*ASSIGNMENT:*
Could you retype all of the data below exactly as given?

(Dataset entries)
Content starts

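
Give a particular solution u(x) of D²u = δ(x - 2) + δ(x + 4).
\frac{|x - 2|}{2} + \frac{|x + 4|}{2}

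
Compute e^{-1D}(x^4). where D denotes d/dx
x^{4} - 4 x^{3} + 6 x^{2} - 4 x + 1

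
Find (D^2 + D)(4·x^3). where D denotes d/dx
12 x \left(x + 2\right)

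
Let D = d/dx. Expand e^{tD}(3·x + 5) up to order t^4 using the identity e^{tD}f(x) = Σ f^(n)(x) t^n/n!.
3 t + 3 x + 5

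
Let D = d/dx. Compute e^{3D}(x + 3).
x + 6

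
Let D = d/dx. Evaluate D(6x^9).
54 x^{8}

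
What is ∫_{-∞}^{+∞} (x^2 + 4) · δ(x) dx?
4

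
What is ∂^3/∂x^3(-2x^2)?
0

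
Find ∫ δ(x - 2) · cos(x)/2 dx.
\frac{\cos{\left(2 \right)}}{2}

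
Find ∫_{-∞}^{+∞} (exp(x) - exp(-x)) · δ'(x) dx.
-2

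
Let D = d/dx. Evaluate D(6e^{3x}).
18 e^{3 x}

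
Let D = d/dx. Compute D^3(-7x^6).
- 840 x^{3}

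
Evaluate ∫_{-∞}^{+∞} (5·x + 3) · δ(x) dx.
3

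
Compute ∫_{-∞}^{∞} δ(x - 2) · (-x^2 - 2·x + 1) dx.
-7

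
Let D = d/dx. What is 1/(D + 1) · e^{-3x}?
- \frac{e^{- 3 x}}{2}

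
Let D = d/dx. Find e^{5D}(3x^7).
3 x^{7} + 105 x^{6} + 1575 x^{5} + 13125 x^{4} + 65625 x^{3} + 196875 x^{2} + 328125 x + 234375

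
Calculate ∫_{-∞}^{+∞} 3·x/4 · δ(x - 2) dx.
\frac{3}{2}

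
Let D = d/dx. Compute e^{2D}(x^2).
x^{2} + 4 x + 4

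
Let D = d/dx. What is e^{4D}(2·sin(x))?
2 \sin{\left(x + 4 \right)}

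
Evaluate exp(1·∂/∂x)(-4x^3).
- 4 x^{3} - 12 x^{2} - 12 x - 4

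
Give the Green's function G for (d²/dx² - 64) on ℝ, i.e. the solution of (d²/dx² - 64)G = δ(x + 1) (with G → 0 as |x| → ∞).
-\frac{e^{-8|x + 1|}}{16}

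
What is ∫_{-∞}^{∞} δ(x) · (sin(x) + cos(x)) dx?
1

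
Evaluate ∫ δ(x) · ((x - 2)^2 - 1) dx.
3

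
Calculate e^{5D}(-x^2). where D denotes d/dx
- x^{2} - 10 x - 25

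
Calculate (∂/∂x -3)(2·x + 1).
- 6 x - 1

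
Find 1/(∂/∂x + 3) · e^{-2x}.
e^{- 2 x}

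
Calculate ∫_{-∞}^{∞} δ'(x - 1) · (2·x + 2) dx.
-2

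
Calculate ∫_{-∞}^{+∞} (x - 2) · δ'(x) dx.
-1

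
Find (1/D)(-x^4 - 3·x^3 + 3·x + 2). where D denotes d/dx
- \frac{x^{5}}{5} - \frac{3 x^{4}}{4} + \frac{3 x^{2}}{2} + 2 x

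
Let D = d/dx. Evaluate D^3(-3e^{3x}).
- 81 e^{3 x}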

Content ends

*RESPONSE:*
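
Give a particular solution u(x) of D²u = δ(x - 2) + δ(x + 4).
\frac{|x - 2|}{2} + \frac{|x + 4|}{2}

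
Compute e^{-1D}(x^4). where D denotes d/dx
x^{4} - 4 x^{3} + 6 x^{2} - 4 x + 1

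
Find (D^2 + D)(4·x^3). where D denotes d/dx
12 x \left(x + 2\right)

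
Let D = d/dx. Expand e^{tD}(3·x + 5) up to order t^4 using the identity e^{tD}f(x) = Σ f^(n)(x) t^n/n!.
3 t + 3 x + 5

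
Let D = d/dx. Compute e^{3D}(x + 3).
x + 6

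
Let D = d/dx. Evaluate D(6x^9).
54 x^{8}

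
What is ∫_{-∞}^{+∞} (x^2 + 4) · δ(x) dx?
4

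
What is ∂^3/∂x^3(-2x^2)?
0

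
Find ∫ δ(x - 2) · cos(x)/2 dx.
\frac{\cos{\left(2 \right)}}{2}

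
Find ∫_{-∞}^{+∞} (exp(x) - exp(-x)) · δ'(x) dx.
-2

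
Let D = d/dx. Evaluate D(6e^{3x}).
18 e^{3 x}

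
Let D = d/dx. Compute D^3(-7x^6).
- 840 x^{3}

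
Evaluate ∫_{-∞}^{+∞} (5·x + 3) · δ(x) dx.
3

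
Compute ∫_{-∞}^{∞} δ(x - 2) · (-x^2 - 2·x + 1) dx.
-7

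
Let D = d/dx. What is 1/(D + 1) · e^{-3x}?
- \frac{e^{- 3 x}}{2}

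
Let D = d/dx. Find e^{5D}(3x^7).
3 x^{7} + 105 x^{6} + 1575 x^{5} + 13125 x^{4} + 65625 x^{3} + 196875 x^{2} + 328125 x + 234375

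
Calculate ∫_{-∞}^{+∞} 3·x/4 · δ(x - 2) dx.
\frac{3}{2}

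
Let D = d/dx. Compute e^{2D}(x^2).
x^{2} + 4 x + 4

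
Let D = d/dx. What is e^{4D}(2·sin(x))?
2 \sin{\left(x + 4 \right)}

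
Evaluate exp(1·∂/∂x)(-4x^3).
- 4 x^{3} - 12 x^{2} - 12 x - 4

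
Give the Green's function G for (d²/dx² - 64) on ℝ, i.e. the solution of (d²/dx² - 64)G = δ(x + 1) (with G → 0 as |x| → ∞).
-\frac{e^{-8|x + 1|}}{16}

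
What is ∫_{-∞}^{∞} δ(x) · (sin(x) + cos(x)) dx?
1

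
Evaluate ∫ δ(x) · ((x - 2)^2 - 1) dx.
3

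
Calculate e^{5D}(-x^2). where D denotes d/dx
- x^{2} - 10 x - 25

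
Calculate (∂/∂x -3)(2·x + 1).
- 6 x - 1

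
Find 1/(∂/∂x + 3) · e^{-2x}.
e^{- 2 x}

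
Calculate ∫_{-∞}^{∞} δ'(x - 1) · (2·x + 2) dx.
-2

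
Calculate ∫_{-∞}^{+∞} (x - 2) · δ'(x) dx.
-1

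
Find (1/D)(-x^4 - 3·x^3 + 3·x + 2). where D denotes d/dx
- \frac{x^{5}}{5} - \frac{3 x^{4}}{4} + \frac{3 x^{2}}{2} + 2 x

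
Let D = d/dx. Evaluate D^3(-3e^{3x}).
- 81 e^{3 x}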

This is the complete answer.